LISTED RECORDS -
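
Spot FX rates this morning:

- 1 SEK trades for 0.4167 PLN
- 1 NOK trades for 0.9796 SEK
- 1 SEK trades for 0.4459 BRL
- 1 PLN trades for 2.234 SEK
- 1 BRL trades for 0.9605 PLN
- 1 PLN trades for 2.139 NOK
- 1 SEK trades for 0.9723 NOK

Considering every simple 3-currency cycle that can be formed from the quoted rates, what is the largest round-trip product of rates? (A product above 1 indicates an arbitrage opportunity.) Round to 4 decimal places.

0.9568

PLN→SEK→BRL→PLN: 2.234 × 0.4459 × 0.9605 = 0.95679
PLN→NOK→SEK→PLN: 2.139 × 0.9796 × 0.4167 = 0.87314
Maximum is PLN→SEK→BRL→PLN at 0.9568; no arbitrage — every cycle loses value.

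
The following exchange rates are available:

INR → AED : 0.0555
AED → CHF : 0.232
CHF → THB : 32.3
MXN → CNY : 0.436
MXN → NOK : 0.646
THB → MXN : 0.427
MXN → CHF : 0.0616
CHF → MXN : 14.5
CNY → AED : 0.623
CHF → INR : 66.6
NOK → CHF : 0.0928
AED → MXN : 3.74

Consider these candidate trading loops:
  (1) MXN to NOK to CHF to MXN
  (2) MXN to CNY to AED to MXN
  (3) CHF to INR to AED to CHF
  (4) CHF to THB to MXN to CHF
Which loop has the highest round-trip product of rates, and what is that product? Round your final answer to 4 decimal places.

(1) 0.646 × 0.0928 × 14.5 = 0.86926
(2) 0.436 × 0.623 × 3.74 = 1.01589
(3) 66.6 × 0.0555 × 0.232 = 0.85754
(4) 32.3 × 0.427 × 0.0616 = 0.84959
Highest is cycle (2) at 1.0159 (>1, arbitrage).

1.0159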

WHAT THE EXERCISE ASKS - Retype everything in the material above exactly.

ANSWER TO THIS EXERCISE -
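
Spot FX rates this morning:

- 1 SEK trades for 0.4167 PLN
- 1 NOK trades for 0.9796 SEK
- 1 SEK trades for 0.4459 BRL
- 1 PLN trades for 2.234 SEK
- 1 BRL trades for 0.9605 PLN
- 1 PLN trades for 2.139 NOK
- 1 SEK trades for 0.9723 NOK

Considering every simple 3-currency cycle that can be formed from the quoted rates, what is the largest round-trip product of rates? (A product above 1 indicates an arbitrage opportunity.) Round to 4 decimal places.

0.9568

PLN→SEK→BRL→PLN: 2.234 × 0.4459 × 0.9605 = 0.95679
PLN→NOK→SEK→PLN: 2.139 × 0.9796 × 0.4167 = 0.87314
Maximum is PLN→SEK→BRL→PLN at 0.9568; no arbitrage — every cycle loses value.

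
The following exchange rates are available:

INR → AED : 0.0555
AED → CHF : 0.232
CHF → THB : 32.3
MXN → CNY : 0.436
MXN → NOK : 0.646
THB → MXN : 0.427
MXN → CHF : 0.0616
CHF → MXN : 14.5
CNY → AED : 0.623
CHF → INR : 66.6
NOK → CHF : 0.0928
AED → MXN : 3.74

Consider these candidate trading loops:
  (1) MXN to NOK to CHF to MXN
  (2) MXN to CNY to AED to MXN
  (3) CHF to INR to AED to CHF
  (4) CHF to THB to MXN to CHF
Which loop has the highest round-trip product of rates, and what is that product? Round your final answer to 4 decimal places.

(1) 0.646 × 0.0928 × 14.5 = 0.86926
(2) 0.436 × 0.623 × 3.74 = 1.01589
(3) 66.6 × 0.0555 × 0.232 = 0.85754
(4) 32.3 × 0.427 × 0.0616 = 0.84959
Highest is cycle (2) at 1.0159 (>1, arbitrage).

1.0159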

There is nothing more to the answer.